TASK BRIEF
Return all of the entries exactly, with nothing added or left out.

[Stored data entries]
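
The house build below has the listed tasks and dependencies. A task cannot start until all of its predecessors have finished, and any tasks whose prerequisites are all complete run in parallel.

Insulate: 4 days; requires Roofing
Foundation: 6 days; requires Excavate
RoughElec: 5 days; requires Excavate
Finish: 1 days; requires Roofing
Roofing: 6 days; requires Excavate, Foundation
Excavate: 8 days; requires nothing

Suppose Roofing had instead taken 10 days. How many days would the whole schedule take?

As given, the longest chain is Excavate→Foundation→Roofing→Insulate = 8+6+6+4 = 24, so the finish is 24 days.
Roofing lies on that path, so at 10 days the path becomes 28 days.
No other chain overtakes it, so the finish is 28 days.

28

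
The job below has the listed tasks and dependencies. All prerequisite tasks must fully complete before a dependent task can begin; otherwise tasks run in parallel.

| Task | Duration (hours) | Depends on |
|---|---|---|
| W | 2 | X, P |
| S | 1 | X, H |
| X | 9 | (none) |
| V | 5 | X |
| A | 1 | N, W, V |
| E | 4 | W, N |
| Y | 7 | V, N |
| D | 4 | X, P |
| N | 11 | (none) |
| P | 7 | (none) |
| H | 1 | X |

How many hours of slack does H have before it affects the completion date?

10

The longest chain is X→V→Y = 9+5+7 = 21; overall finish 21 hours.
H finishes as early as 10 and must finish by 20.
Slack of H = 19 − 9 = 10 hours.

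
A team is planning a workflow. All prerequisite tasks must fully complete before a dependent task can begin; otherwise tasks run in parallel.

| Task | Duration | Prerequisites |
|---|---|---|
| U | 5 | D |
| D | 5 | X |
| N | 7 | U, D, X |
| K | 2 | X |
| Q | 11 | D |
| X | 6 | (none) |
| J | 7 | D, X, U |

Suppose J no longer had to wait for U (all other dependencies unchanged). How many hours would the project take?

23

Original critical path: X→D→U→N = 6+5+5+7 = 23 ⇒ 23 hours.
Without U→J, J's earliest start moves from 16 to 11.
New critical path: X→D→U→N = 6+5+5+7 = 23 ⇒ 23 hours.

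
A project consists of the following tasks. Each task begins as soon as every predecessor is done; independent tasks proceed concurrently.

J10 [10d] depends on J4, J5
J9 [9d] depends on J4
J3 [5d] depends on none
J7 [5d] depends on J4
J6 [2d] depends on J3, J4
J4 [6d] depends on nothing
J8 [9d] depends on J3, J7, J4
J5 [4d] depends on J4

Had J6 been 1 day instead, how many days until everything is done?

20

Baseline: J4→J5→J10 = 6+4+10 = 20 → 20 days.
J6 is off the critical path — its longest chain is 8 days, giving 12 of slack.
That remains the longest chain; total 20 days.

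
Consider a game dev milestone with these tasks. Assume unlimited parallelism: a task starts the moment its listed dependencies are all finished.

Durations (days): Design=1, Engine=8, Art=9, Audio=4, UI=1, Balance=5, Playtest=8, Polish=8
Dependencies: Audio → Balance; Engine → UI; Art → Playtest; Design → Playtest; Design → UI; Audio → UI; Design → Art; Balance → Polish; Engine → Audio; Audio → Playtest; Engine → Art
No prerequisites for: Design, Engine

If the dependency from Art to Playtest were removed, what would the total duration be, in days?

Before: longest chain Engine→Art→Playtest = 8+9+8 = 25, finish 25.
Without Art→Playtest, Playtest's earliest start moves from 17 to 12.
New critical path: Engine→Audio→Balance→Polish = 8+4+5+8 = 25 ⇒ 25 days.

25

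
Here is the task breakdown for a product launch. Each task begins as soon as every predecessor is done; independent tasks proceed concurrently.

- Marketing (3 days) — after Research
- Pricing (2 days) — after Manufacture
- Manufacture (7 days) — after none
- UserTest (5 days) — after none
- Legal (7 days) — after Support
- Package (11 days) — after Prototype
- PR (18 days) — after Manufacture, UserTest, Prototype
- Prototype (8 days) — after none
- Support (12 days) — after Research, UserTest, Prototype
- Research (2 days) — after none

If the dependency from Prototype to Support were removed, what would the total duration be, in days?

26

Original critical path: Prototype→Support→Legal = 8+12+7 = 27 ⇒ 27 days.
Without Prototype→Support, Support's earliest start moves from 8 to 5.
The longest chain is now Prototype→PR = 8+18 = 26, so the plan takes 26 days.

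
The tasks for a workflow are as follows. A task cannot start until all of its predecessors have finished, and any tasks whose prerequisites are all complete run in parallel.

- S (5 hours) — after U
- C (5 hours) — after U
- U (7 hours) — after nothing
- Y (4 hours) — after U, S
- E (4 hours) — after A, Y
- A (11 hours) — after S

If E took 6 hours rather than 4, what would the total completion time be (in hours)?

The binding path is U→S→A→E = 7+5+11+4 = 27; finish at 27 hours.
Since E is critical, the +2 change carries straight to that chain (now 29 hours).
No other chain overtakes it, so the finish is 29 hours.

29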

SOLUTION
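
The house build below has the listed tasks and dependencies. A task cannot start until all of its predecessors have finished, and any tasks whose prerequisites are all complete run in parallel.

Insulate: 4 days; requires Roofing
Foundation: 6 days; requires Excavate
RoughElec: 5 days; requires Excavate
Finish: 1 days; requires Roofing
Roofing: 6 days; requires Excavate, Foundation
Excavate: 8 days; requires nothing

Suppose Roofing had instead taken 10 days. How many days would the whole schedule take?

As given, the longest chain is Excavate→Foundation→Roofing→Insulate = 8+6+6+4 = 24, so the finish is 24 days.
Roofing lies on that path, so at 10 days the path becomes 28 days.
No other chain overtakes it, so the finish is 28 days.

28

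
The job below has the listed tasks and dependencies. All prerequisite tasks must fully complete before a dependent task can begin; otherwise tasks run in parallel.

| Task | Duration (hours) | Depends on |
|---|---|---|
| W | 2 | X, P |
| S | 1 | X, H |
| X | 9 | (none) |
| V | 5 | X |
| A | 1 | N, W, V |
| E | 4 | W, N |
| Y | 7 | V, N |
| D | 4 | X, P |
| N | 11 | (none) |
| P | 7 | (none) |
| H | 1 | X |

How many hours of slack does H have before it affects the completion date?

10

The longest chain is X→V→Y = 9+5+7 = 21; overall finish 21 hours.
H finishes as early as 10 and must finish by 20.
Slack of H = 19 − 9 = 10 hours.

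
A team is planning a workflow. All prerequisite tasks must fully complete before a dependent task can begin; otherwise tasks run in parallel.

| Task | Duration | Prerequisites |
|---|---|---|
| U | 5 | D |
| D | 5 | X |
| N | 7 | U, D, X |
| K | 2 | X |
| Q | 11 | D |
| X | 6 | (none) |
| J | 7 | D, X, U |

Suppose J no longer had to wait for U (all other dependencies unchanged). How many hours would the project take?

23

Original critical path: X→D→U→N = 6+5+5+7 = 23 ⇒ 23 hours.
Without U→J, J's earliest start moves from 16 to 11.
New critical path: X→D→U→N = 6+5+5+7 = 23 ⇒ 23 hours.

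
A project consists of the following tasks. Each task begins as soon as every predecessor is done; independent tasks proceed concurrently.

J10 [10d] depends on J4, J5
J9 [9d] depends on J4
J3 [5d] depends on none
J7 [5d] depends on J4
J6 [2d] depends on J3, J4
J4 [6d] depends on nothing
J8 [9d] depends on J3, J7, J4
J5 [4d] depends on J4

Had J6 been 1 day instead, how many days until everything is done?

20

Baseline: J4→J5→J10 = 6+4+10 = 20 → 20 days.
J6 is off the critical path — its longest chain is 8 days, giving 12 of slack.
That remains the longest chain; total 20 days.

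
Consider a game dev milestone with these tasks. Assume unlimited parallelism: a task starts the moment its listed dependencies are all finished.

Durations (days): Design=1, Engine=8, Art=9, Audio=4, UI=1, Balance=5, Playtest=8, Polish=8
Dependencies: Audio → Balance; Engine → UI; Art → Playtest; Design → Playtest; Design → UI; Audio → UI; Design → Art; Balance → Polish; Engine → Audio; Audio → Playtest; Engine → Art
No prerequisites for: Design, Engine

If the dependency from Art to Playtest were removed, what would the total duration be, in days?

Before: longest chain Engine→Art→Playtest = 8+9+8 = 25, finish 25.
Without Art→Playtest, Playtest's earliest start moves from 17 to 12.
New critical path: Engine→Audio→Balance→Polish = 8+4+5+8 = 25 ⇒ 25 days.

25

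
Here is the task breakdown for a product launch. Each task begins as soon as every predecessor is done; independent tasks proceed concurrently.

- Marketing (3 days) — after Research
- Pricing (2 days) — after Manufacture
- Manufacture (7 days) — after none
- UserTest (5 days) — after none
- Legal (7 days) — after Support
- Package (11 days) — after Prototype
- PR (18 days) — after Manufacture, UserTest, Prototype
- Prototype (8 days) — after none
- Support (12 days) — after Research, UserTest, Prototype
- Research (2 days) — after none

If the dependency from Prototype to Support were removed, what would the total duration be, in days?

26

Original critical path: Prototype→Support→Legal = 8+12+7 = 27 ⇒ 27 days.
Without Prototype→Support, Support's earliest start moves from 8 to 5.
The longest chain is now Prototype→PR = 8+18 = 26, so the plan takes 26 days.

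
The tasks for a workflow are as follows. A task cannot start until all of its predecessors have finished, and any tasks whose prerequisites are all complete run in parallel.

- S (5 hours) — after U
- C (5 hours) — after U
- U (7 hours) — after nothing
- Y (4 hours) — after U, S
- E (4 hours) — after A, Y
- A (11 hours) — after S

If E took 6 hours rather than 4, what would the total completion time be (in hours)?

The binding path is U→S→A→E = 7+5+11+4 = 27; finish at 27 hours.
Since E is critical, the +2 change carries straight to that chain (now 29 hours).
No other chain overtakes it, so the finish is 29 hours.

29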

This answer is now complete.